What to produce: Among the entries below, how many lines include "raises"? Answer with the number only.

--- Available data Enclosed Below ---

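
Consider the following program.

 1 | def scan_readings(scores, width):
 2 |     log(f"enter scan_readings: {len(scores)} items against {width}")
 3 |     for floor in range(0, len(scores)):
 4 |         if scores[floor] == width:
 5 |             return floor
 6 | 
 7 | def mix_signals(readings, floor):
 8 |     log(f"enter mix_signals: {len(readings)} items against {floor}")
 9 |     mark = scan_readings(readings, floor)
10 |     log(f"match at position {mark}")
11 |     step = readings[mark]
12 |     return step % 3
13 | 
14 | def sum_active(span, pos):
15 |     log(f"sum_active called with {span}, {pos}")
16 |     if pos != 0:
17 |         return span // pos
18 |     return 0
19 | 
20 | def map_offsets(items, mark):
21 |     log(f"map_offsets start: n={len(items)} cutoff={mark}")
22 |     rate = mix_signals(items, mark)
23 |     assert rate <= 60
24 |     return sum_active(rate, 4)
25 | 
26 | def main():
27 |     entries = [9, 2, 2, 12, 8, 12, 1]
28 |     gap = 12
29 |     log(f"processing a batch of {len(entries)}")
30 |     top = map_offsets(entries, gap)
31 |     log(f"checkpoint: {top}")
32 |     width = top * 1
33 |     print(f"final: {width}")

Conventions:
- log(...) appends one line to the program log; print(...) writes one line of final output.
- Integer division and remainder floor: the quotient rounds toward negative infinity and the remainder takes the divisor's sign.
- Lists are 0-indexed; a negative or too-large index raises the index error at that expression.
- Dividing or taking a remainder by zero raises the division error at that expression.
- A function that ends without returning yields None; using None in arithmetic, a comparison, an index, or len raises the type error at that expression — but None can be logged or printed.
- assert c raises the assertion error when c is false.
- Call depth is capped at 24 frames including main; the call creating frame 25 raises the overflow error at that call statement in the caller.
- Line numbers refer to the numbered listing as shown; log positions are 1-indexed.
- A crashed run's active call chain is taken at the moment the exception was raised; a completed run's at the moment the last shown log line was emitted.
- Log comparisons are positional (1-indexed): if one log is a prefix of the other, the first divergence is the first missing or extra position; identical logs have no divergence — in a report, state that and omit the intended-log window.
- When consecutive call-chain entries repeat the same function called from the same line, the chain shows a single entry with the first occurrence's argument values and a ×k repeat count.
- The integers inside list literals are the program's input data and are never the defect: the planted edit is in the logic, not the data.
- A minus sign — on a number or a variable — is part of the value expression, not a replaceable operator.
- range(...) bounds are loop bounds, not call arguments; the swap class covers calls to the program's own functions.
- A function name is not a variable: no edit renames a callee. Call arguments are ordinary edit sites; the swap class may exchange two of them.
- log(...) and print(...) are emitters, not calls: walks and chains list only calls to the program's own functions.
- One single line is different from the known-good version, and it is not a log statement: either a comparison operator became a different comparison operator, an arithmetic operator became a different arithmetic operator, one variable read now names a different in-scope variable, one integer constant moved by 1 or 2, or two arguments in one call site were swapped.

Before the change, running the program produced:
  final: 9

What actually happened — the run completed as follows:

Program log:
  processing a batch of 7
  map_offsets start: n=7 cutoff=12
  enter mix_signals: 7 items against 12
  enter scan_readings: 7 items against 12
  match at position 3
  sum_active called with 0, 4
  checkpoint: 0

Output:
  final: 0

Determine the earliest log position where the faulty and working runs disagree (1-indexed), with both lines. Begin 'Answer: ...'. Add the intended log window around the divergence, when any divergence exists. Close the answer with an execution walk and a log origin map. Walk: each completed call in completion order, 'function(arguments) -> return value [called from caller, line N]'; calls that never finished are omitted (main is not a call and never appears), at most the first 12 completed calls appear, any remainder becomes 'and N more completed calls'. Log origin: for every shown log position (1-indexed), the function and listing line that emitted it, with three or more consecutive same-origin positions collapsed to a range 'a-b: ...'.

Answer: position 6; shown 'sum_active called with 0, 4' vs intended 'sum_active called with 36, 4'.
Intended log window:
  4: enter scan_readings: 7 items against 12
  5: match at position 3
  6: sum_active called with 36, 4
  7: checkpoint: 9
Execution walk:
  scan_readings([9, 2, 2, 12, 8, 12, 1], 12) -> 3  [called from mix_signals, line 9]
  mix_signals([9, 2, 2, 12, 8, 12, 1], 12) -> 0  [called from map_offsets, line 22]
  sum_active(0, 4) -> 0  [called from map_offsets, line 24]
  map_offsets([9, 2, 2, 12, 8, 12, 1], 12) -> 0  [called from main, line 30]
Log line origins:
  1: logged in main at line 29
  2: logged in map_offsets at line 21
  3: logged in mix_signals at line 8
  4: logged in scan_readings at line 2
  5: logged in mix_signals at line 10
  6: logged in sum_active at line 15
  7: logged in main at line 31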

--- End of Enclosed Available data ---

Answer section: 5